[[ Source records open ]]

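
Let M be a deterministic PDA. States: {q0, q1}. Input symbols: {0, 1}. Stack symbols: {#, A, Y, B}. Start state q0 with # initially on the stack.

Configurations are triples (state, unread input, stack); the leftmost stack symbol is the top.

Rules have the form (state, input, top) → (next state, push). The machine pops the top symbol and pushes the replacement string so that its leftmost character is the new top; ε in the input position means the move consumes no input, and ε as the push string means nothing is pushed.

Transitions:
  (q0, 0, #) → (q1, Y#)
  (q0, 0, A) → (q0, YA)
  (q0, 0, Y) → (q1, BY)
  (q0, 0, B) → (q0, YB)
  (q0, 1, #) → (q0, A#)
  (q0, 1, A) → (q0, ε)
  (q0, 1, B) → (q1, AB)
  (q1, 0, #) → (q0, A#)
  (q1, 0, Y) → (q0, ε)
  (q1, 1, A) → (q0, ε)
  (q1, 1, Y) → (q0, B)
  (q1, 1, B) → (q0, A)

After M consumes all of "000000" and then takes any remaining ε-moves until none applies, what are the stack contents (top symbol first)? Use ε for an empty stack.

(q0, 000000, #) ⊢ (q1, 00000, Y#) ⊢ (q0, 0000, #) ⊢ (q1, 000, Y#) ⊢ (q0, 00, #) ⊢ (q1, 0, Y#) ⊢ (q0, ε, #)
All input consumed in state q0 with stack #.

#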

[[ Source records closed ]]

• **Exercise objective**
The lines from the one with "(q0, 0, B) → (q0, YB)" through the final line of the data are to be reproduced exactly, both included, with no other lines.

• **Exercise solution**
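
  (q0, 0, B) → (q0, YB)
  (q0, 1, #) → (q0, A#)
  (q0, 1, A) → (q0, ε)
  (q0, 1, B) → (q1, AB)
  (q1, 0, #) → (q0, A#)
  (q1, 0, Y) → (q0, ε)
  (q1, 1, A) → (q0, ε)
  (q1, 1, Y) → (q0, B)
  (q1, 1, B) → (q0, A)

After M consumes all of "000000" and then takes any remaining ε-moves until none applies, what are the stack contents (top symbol first)? Use ε for an empty stack.

(q0, 000000, #) ⊢ (q1, 00000, Y#) ⊢ (q0, 0000, #) ⊢ (q1, 000, Y#) ⊢ (q0, 00, #) ⊢ (q1, 0, Y#) ⊢ (q0, ε, #)
All input consumed in state q0 with stack #.

#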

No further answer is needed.